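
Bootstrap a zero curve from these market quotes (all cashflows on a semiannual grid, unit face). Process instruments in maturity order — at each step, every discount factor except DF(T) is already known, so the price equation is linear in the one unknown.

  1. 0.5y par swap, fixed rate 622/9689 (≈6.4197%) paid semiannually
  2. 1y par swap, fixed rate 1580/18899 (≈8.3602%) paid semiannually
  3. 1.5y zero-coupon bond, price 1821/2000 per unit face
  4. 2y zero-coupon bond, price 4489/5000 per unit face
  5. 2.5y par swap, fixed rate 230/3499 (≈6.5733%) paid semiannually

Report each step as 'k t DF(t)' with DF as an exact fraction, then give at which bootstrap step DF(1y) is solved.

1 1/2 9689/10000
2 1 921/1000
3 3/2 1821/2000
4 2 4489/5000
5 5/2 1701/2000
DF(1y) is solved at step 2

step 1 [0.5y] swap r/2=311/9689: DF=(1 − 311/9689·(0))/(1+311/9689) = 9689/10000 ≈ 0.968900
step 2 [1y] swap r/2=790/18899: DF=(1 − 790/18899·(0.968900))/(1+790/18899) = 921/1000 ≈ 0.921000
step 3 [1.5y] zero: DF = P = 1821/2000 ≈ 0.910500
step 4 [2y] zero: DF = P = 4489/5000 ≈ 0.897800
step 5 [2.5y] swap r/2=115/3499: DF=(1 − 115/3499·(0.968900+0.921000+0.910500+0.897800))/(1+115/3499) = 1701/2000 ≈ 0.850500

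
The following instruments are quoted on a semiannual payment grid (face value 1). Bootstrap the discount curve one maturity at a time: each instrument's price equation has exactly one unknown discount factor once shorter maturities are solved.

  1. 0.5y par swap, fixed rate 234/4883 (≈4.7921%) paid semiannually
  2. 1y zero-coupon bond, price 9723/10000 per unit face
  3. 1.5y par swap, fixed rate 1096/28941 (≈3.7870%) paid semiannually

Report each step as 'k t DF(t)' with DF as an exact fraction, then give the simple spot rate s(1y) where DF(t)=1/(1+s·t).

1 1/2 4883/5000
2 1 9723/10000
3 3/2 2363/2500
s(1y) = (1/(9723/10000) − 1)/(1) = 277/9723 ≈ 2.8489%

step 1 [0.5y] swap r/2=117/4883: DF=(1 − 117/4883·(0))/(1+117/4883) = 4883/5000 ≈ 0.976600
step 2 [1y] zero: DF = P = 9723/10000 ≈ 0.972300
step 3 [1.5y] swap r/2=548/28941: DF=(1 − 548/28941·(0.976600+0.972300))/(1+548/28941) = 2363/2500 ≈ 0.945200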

□ □ □ □ □

— WHAT YOU WILL DO —
Using the data above, count the lines that include "fixed" and write the number alone.

— RESULT FOR THIS EXERCISE —
5